### [Records shown]

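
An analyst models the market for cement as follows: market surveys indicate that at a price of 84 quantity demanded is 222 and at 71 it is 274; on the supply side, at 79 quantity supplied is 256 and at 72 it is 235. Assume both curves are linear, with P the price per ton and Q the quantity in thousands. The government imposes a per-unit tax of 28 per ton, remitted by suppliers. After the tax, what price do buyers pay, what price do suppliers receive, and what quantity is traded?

Buyers pay 89; suppliers receive 61; quantity = 202.

Demand slope: (274 − 222)/(71 − 84) = -4, so Qd = 558 − 4P.
Supply slope: (235 − 256)/(72 − 79) = 3, so Qs = 3P + 19.
Before the tax: set 558 − 4P = 3P + 19 → P* = 77, Q* = 250.
With the tax collected from suppliers, supply shifts: Qs = 3(P − 28) + 19.
Solving gives Q = 202 with buyers paying 89 and suppliers receiving 61 (the 28 wedge).
The less price-elastic side of the market bears the larger share of a per-unit tax.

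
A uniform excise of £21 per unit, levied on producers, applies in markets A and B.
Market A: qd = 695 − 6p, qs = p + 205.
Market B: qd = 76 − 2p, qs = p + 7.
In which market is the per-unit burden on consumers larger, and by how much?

Market A: pre-tax p* = £70, q* = 275; post-tax q = 257; per-unit burden on consumers = £3.
Market B: pre-tax p* = £23, q* = 30; post-tax q = 16; per-unit burden on consumers = £7.
Difference: £3 vs £7 → market B is larger by £4.

Market B, by £4.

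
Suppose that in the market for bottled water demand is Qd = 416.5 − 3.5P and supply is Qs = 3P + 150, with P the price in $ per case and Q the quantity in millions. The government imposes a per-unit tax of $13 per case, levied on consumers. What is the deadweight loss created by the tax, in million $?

Without the tax, 416.5 − 3.5P = 3P + 150 gives 6.5P = 266.5, so P* = $41 and Q* = 273.
With the tax collected from consumers, demand (in seller-price terms) shifts: Qd = 416.5 − 3.5(P + 13).
Solving gives Q = 252 with consumers paying $47 and suppliers receiving $34 (the $13 wedge).
Quantity falls by |ΔQ| = |273 − 252| = 21.
DWL = ½ · t · |ΔQ| = ½ · 13 · 21 = $136.5.

Deadweight loss = $136.5 million.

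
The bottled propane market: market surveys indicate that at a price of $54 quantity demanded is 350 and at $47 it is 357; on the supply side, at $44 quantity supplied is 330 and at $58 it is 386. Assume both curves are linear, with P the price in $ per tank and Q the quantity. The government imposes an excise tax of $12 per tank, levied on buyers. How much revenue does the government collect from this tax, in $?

Demand slope: (357 − 350)/(47 − 54) = -1, so Qd = 404 − P.
Supply slope: (386 − 330)/(58 − 44) = 4, so Qs = 4P + 154.
Before the tax: set 404 − P = 4P + 154 → P* = $50, Q* = 354.
With the tax collected from buyers, demand (in seller-price terms) shifts: Qd = 404 − (P + 12).
Solving gives Q = 344.4 with buyers paying $59.6 and sellers receiving $47.6 (the $12 wedge).
Revenue = t · Q = 12 · 344.4 = $4132.8.

Tax revenue = $4132.8.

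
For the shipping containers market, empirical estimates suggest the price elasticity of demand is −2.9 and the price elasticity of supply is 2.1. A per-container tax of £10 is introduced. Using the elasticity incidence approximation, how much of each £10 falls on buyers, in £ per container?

Incidence ratio: buyers' share ≈ εs / (εs + |εd|) = 2.1 / (2.1 + 2.9) = 0.42.
So buyers bear ≈ 0.42 × £10 = £4.2; sellers bear £5.8.

Buyers bear ≈ £4.2 per container.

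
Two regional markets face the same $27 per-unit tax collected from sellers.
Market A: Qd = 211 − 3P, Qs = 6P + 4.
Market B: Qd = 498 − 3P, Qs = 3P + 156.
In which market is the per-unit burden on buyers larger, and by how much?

Market A, by $4.5.

Market A: pre-tax P* = $23, Q* = 142; post-tax Q = 88; per-unit burden on buyers = $18.
Market B: pre-tax P* = $57, Q* = 327; post-tax Q = 286.5; per-unit burden on buyers = $13.5.
Difference: $18 vs $13.5 → market A is larger by $4.5.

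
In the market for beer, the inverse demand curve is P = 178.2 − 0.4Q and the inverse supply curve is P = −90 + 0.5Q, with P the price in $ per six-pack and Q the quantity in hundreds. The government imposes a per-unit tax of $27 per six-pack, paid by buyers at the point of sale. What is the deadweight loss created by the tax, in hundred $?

Deadweight loss = $405 hundred.

Inverting to Q(P) form: Qd = 445.5 − 2.5P; Qs = 2P + 180.
Before the tax: set 445.5 − 2.5P = 2P + 180 → P* = $59, Q* = 298.
With the tax collected from buyers, demand (in seller-price terms) shifts: Qd = 445.5 − 2.5(P + 27).
New equilibrium: buyers pay $71, sellers receive $44, Q = 268. (Wedge: Pb − Ps = 27.)
Quantity falls by |ΔQ| = |298 − 268| = 30.
DWL = ½ · t · |ΔQ| = ½ · 27 · 30 = $405.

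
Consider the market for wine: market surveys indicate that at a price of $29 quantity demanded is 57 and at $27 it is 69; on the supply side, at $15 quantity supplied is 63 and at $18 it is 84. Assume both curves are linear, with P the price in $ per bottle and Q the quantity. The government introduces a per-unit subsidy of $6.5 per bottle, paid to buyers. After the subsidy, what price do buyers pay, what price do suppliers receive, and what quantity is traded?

Demand slope: (69 − 57)/(27 − 29) = -6, so Qd = 231 − 6P.
Supply slope: (84 − 63)/(18 − 15) = 7, so Qs = 7P − 42.
Before the subsidy: set 231 − 6P = 7P − 42 → P* = $21, Q* = 105.
With a per-unit subsidy paid to buyers, each effectively pays P − 6.5, so demand becomes Qd = 231 − 6(P − 6.5).
Solving gives Q = 126 with buyers paying $17.5 and suppliers receiving $24 (the $6.5 wedge).

Buyers pay $17.5; suppliers receive $24; quantity = 126.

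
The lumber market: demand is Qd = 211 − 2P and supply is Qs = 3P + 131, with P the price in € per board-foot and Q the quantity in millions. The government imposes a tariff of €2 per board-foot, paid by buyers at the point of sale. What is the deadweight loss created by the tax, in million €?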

### [Problem]
Set down the records above once more, exactly as they stand.

### [Result of this task]
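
An analyst models the market for cement as follows: market surveys indicate that at a price of 84 quantity demanded is 222 and at 71 it is 274; on the supply side, at 79 quantity supplied is 256 and at 72 it is 235. Assume both curves are linear, with P the price per ton and Q the quantity in thousands. The government imposes a per-unit tax of 28 per ton, remitted by suppliers. After the tax, what price do buyers pay, what price do suppliers receive, and what quantity is traded?

Buyers pay 89; suppliers receive 61; quantity = 202.

Demand slope: (274 − 222)/(71 − 84) = -4, so Qd = 558 − 4P.
Supply slope: (235 − 256)/(72 − 79) = 3, so Qs = 3P + 19.
Before the tax: set 558 − 4P = 3P + 19 → P* = 77, Q* = 250.
With the tax collected from suppliers, supply shifts: Qs = 3(P − 28) + 19.
Solving gives Q = 202 with buyers paying 89 and suppliers receiving 61 (the 28 wedge).
The less price-elastic side of the market bears the larger share of a per-unit tax.

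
A uniform excise of £21 per unit, levied on producers, applies in markets A and B.
Market A: qd = 695 − 6p, qs = p + 205.
Market B: qd = 76 − 2p, qs = p + 7.
In which market is the per-unit burden on consumers larger, and by how much?

Market A: pre-tax p* = £70, q* = 275; post-tax q = 257; per-unit burden on consumers = £3.
Market B: pre-tax p* = £23, q* = 30; post-tax q = 16; per-unit burden on consumers = £7.
Difference: £3 vs £7 → market B is larger by £4.

Market B, by £4.

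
Suppose that in the market for bottled water demand is Qd = 416.5 − 3.5P and supply is Qs = 3P + 150, with P the price in $ per case and Q the quantity in millions. The government imposes a per-unit tax of $13 per case, levied on consumers. What is the deadweight loss created by the tax, in million $?

Without the tax, 416.5 − 3.5P = 3P + 150 gives 6.5P = 266.5, so P* = $41 and Q* = 273.
With the tax collected from consumers, demand (in seller-price terms) shifts: Qd = 416.5 − 3.5(P + 13).
Solving gives Q = 252 with consumers paying $47 and suppliers receiving $34 (the $13 wedge).
Quantity falls by |ΔQ| = |273 − 252| = 21.
DWL = ½ · t · |ΔQ| = ½ · 13 · 21 = $136.5.

Deadweight loss = $136.5 million.

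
The bottled propane market: market surveys indicate that at a price of $54 quantity demanded is 350 and at $47 it is 357; on the supply side, at $44 quantity supplied is 330 and at $58 it is 386. Assume both curves are linear, with P the price in $ per tank and Q the quantity. The government imposes an excise tax of $12 per tank, levied on buyers. How much revenue does the government collect from this tax, in $?

Demand slope: (357 − 350)/(47 − 54) = -1, so Qd = 404 − P.
Supply slope: (386 − 330)/(58 − 44) = 4, so Qs = 4P + 154.
Before the tax: set 404 − P = 4P + 154 → P* = $50, Q* = 354.
With the tax collected from buyers, demand (in seller-price terms) shifts: Qd = 404 − (P + 12).
Solving gives Q = 344.4 with buyers paying $59.6 and sellers receiving $47.6 (the $12 wedge).
Revenue = t · Q = 12 · 344.4 = $4132.8.

Tax revenue = $4132.8.

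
For the shipping containers market, empirical estimates suggest the price elasticity of demand is −2.9 and the price elasticity of supply is 2.1. A per-container tax of £10 is introduced. Using the elasticity incidence approximation, how much of each £10 falls on buyers, in £ per container?

Incidence ratio: buyers' share ≈ εs / (εs + |εd|) = 2.1 / (2.1 + 2.9) = 0.42.
So buyers bear ≈ 0.42 × £10 = £4.2; sellers bear £5.8.

Buyers bear ≈ £4.2 per container.

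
Two regional markets face the same $27 per-unit tax collected from sellers.
Market A: Qd = 211 − 3P, Qs = 6P + 4.
Market B: Qd = 498 − 3P, Qs = 3P + 156.
In which market is the per-unit burden on buyers larger, and by how much?

Market A, by $4.5.

Market A: pre-tax P* = $23, Q* = 142; post-tax Q = 88; per-unit burden on buyers = $18.
Market B: pre-tax P* = $57, Q* = 327; post-tax Q = 286.5; per-unit burden on buyers = $13.5.
Difference: $18 vs $13.5 → market A is larger by $4.5.

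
In the market for beer, the inverse demand curve is P = 178.2 − 0.4Q and the inverse supply curve is P = −90 + 0.5Q, with P the price in $ per six-pack and Q the quantity in hundreds. The government imposes a per-unit tax of $27 per six-pack, paid by buyers at the point of sale. What is the deadweight loss created by the tax, in hundred $?

Deadweight loss = $405 hundred.

Inverting to Q(P) form: Qd = 445.5 − 2.5P; Qs = 2P + 180.
Before the tax: set 445.5 − 2.5P = 2P + 180 → P* = $59, Q* = 298.
With the tax collected from buyers, demand (in seller-price terms) shifts: Qd = 445.5 − 2.5(P + 27).
New equilibrium: buyers pay $71, sellers receive $44, Q = 268. (Wedge: Pb − Ps = 27.)
Quantity falls by |ΔQ| = |298 − 268| = 30.
DWL = ½ · t · |ΔQ| = ½ · 27 · 30 = $405.

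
Consider the market for wine: market surveys indicate that at a price of $29 quantity demanded is 57 and at $27 it is 69; on the supply side, at $15 quantity supplied is 63 and at $18 it is 84. Assume both curves are linear, with P the price in $ per bottle and Q the quantity. The government introduces a per-unit subsidy of $6.5 per bottle, paid to buyers. After the subsidy, what price do buyers pay, what price do suppliers receive, and what quantity is traded?

Demand slope: (69 − 57)/(27 − 29) = -6, so Qd = 231 − 6P.
Supply slope: (84 − 63)/(18 − 15) = 7, so Qs = 7P − 42.
Before the subsidy: set 231 − 6P = 7P − 42 → P* = $21, Q* = 105.
With a per-unit subsidy paid to buyers, each effectively pays P − 6.5, so demand becomes Qd = 231 − 6(P − 6.5).
Solving gives Q = 126 with buyers paying $17.5 and suppliers receiving $24 (the $6.5 wedge).

Buyers pay $17.5; suppliers receive $24; quantity = 126.

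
The lumber market: demand is Qd = 211 − 2P and supply is Qs = 3P + 131, with P the price in € per board-foot and Q the quantity in millions. The government imposes a tariff of €2 per board-foot, paid by buyers at the point of sale. What is the deadweight loss created by the tax, in million €?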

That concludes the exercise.